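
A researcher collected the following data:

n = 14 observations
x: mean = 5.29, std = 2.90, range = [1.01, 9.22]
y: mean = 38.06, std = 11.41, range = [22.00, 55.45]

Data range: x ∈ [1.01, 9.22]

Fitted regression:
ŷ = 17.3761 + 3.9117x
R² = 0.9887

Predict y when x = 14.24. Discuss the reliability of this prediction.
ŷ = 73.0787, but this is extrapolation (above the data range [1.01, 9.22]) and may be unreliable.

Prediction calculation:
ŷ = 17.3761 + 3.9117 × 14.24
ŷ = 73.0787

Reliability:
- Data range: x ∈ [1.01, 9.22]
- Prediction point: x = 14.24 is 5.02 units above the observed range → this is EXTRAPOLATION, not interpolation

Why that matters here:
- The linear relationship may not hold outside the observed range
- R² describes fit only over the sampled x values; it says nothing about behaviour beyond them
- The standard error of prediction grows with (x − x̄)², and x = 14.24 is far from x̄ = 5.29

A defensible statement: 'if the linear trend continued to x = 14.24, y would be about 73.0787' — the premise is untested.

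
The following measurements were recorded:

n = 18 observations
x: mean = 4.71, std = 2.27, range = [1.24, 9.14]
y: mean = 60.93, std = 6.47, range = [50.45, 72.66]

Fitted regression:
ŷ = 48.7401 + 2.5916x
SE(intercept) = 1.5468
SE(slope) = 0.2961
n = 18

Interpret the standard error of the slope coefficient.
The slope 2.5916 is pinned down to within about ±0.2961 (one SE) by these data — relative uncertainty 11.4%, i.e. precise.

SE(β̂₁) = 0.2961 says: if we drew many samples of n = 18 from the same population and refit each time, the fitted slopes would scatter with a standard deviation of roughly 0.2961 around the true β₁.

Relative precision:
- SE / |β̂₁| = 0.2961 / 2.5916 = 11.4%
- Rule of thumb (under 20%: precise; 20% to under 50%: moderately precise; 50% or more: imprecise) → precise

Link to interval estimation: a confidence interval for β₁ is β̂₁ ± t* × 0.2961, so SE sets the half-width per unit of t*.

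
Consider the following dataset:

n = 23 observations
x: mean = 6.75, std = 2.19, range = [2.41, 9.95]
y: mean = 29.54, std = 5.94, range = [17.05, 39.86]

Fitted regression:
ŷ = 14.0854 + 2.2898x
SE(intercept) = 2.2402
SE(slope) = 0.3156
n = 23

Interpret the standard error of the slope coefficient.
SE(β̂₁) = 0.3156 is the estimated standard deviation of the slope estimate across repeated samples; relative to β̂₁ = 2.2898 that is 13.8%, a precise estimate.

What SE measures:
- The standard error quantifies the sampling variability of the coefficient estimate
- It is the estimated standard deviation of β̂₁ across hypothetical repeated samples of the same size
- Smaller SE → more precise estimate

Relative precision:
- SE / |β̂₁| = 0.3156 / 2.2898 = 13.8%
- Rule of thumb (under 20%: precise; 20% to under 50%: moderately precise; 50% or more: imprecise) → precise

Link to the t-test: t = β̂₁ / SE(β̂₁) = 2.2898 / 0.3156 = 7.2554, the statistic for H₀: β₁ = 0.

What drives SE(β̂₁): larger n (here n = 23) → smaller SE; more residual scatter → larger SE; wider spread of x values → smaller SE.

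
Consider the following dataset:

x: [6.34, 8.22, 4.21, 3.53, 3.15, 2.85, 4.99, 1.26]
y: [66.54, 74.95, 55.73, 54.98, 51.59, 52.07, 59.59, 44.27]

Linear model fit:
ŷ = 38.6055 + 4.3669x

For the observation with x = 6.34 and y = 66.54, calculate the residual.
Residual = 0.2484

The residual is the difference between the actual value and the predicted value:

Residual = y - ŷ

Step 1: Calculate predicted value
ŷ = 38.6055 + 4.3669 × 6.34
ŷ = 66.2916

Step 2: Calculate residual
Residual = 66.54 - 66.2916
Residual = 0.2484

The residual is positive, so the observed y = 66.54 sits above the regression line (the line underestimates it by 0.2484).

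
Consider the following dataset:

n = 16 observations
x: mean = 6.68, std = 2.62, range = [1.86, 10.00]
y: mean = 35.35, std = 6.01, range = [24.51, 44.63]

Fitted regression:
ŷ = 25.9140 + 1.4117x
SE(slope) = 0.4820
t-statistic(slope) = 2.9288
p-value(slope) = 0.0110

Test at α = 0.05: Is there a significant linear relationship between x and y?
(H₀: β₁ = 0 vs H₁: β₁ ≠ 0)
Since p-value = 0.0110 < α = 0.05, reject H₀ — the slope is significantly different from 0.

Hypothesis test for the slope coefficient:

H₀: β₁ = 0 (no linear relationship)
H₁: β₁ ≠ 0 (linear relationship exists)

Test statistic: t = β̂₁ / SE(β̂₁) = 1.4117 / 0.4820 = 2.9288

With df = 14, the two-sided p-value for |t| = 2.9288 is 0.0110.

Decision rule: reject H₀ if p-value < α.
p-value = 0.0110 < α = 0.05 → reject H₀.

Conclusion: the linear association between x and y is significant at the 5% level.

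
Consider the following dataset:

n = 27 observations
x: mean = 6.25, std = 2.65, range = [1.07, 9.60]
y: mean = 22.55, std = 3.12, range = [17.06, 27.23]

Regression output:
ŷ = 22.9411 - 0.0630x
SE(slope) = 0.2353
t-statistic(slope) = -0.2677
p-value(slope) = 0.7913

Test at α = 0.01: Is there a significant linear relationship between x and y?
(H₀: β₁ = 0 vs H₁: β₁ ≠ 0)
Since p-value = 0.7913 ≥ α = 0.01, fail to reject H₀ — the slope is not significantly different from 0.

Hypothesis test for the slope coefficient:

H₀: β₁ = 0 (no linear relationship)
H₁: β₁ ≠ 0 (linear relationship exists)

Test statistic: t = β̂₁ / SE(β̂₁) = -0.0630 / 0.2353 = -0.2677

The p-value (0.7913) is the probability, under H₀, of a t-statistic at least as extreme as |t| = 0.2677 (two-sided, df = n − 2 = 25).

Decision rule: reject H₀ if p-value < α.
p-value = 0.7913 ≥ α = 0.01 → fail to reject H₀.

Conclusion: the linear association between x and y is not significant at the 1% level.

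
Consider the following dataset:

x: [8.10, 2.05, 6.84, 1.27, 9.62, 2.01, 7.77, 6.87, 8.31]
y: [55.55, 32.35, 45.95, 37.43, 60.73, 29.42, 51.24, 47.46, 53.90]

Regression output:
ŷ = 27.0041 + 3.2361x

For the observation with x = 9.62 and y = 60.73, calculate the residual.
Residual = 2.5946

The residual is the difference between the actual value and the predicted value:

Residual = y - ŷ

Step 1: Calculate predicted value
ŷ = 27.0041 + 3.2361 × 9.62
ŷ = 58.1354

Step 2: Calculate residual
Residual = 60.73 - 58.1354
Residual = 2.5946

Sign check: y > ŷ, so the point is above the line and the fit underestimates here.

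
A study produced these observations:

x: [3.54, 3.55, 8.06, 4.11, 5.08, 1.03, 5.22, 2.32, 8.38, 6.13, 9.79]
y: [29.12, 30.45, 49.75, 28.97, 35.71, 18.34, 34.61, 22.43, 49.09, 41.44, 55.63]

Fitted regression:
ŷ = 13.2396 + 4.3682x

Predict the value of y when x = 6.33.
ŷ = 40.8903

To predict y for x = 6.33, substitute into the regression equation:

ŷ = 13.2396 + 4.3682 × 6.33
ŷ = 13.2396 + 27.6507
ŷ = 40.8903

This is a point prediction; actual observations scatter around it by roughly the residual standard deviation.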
^^^^
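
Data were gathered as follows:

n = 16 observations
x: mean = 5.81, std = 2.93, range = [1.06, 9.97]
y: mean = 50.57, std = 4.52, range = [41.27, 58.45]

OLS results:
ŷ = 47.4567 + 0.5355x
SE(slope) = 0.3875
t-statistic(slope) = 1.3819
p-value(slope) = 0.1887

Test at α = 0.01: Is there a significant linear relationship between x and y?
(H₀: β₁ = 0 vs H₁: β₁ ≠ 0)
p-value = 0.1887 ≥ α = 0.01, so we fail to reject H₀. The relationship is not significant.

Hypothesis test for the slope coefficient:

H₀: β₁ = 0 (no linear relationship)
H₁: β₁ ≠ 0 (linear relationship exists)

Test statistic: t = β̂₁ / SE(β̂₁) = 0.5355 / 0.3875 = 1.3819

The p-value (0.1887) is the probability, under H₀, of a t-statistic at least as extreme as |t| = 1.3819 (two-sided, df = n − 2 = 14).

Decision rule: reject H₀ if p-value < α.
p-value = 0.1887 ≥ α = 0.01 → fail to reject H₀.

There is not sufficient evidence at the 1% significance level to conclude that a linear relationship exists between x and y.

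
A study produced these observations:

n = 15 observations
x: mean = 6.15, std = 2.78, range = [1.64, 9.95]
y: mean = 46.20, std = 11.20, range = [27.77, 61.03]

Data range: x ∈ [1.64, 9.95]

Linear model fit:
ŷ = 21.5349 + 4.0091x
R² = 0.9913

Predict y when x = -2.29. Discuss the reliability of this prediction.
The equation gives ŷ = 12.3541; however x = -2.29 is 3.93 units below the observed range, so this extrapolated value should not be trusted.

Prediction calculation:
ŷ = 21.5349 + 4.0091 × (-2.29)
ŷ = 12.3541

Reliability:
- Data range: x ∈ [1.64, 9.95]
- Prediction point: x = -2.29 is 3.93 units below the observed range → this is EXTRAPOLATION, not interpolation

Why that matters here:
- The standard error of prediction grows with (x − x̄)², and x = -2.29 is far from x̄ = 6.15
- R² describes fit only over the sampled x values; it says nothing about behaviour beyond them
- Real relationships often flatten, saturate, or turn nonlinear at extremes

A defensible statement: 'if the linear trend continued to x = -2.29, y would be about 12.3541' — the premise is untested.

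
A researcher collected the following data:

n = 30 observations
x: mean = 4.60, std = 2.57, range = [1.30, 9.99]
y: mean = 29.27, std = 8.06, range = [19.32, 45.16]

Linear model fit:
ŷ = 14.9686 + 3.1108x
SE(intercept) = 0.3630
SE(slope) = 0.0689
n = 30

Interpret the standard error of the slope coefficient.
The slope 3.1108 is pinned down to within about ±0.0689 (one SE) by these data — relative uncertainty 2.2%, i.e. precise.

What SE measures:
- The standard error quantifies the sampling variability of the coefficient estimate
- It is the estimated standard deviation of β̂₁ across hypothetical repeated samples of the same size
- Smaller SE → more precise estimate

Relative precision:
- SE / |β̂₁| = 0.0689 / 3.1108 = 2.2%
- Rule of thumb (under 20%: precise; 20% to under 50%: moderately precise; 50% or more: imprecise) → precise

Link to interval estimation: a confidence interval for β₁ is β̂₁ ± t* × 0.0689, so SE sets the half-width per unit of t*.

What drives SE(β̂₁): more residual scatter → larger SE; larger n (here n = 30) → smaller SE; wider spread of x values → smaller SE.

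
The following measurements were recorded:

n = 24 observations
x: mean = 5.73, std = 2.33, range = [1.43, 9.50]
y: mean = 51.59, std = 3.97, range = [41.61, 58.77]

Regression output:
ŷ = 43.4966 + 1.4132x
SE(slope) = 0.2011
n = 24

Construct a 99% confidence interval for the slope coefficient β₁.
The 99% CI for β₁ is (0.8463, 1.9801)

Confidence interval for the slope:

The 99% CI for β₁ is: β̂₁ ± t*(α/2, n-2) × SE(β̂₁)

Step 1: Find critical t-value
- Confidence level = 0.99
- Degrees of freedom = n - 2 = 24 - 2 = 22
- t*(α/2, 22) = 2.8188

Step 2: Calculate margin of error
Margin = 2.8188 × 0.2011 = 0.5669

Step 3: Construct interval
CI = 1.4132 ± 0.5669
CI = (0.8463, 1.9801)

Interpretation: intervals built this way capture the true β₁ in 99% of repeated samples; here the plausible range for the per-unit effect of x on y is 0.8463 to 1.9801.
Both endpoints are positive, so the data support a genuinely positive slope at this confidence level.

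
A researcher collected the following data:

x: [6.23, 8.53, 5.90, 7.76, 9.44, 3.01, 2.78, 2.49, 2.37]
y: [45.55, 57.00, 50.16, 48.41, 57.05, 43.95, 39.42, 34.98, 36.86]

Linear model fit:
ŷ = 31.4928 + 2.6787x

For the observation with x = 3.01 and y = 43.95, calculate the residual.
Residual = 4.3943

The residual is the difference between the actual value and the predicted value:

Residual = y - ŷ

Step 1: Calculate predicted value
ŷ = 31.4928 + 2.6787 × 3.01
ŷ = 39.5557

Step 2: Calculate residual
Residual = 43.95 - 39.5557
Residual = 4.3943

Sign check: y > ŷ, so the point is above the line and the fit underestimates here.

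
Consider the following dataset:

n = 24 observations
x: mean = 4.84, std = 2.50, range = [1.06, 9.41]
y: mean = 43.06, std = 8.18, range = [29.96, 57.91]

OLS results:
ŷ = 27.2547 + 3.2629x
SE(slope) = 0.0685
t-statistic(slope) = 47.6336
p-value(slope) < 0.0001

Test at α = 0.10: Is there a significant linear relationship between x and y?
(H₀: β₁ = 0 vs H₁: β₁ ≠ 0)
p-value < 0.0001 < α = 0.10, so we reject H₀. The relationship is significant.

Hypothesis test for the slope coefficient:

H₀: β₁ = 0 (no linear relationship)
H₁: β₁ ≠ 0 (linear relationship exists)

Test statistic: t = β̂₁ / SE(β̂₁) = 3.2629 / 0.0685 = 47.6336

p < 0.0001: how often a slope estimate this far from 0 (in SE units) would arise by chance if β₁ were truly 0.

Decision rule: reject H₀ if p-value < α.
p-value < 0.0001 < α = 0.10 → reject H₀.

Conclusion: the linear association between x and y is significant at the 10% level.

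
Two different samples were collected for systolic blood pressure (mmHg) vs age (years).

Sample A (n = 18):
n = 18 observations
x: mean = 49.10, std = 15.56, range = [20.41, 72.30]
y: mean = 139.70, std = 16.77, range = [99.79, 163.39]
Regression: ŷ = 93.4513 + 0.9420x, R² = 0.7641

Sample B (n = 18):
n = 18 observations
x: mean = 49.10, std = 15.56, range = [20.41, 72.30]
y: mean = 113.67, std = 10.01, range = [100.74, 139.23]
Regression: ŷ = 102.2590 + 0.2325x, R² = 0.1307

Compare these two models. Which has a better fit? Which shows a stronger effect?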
^^^^
## Assignment
Tally the lines in these entries that have the string "intercept" in them, then answer with the count and nothing else.

## Response for this exercise
3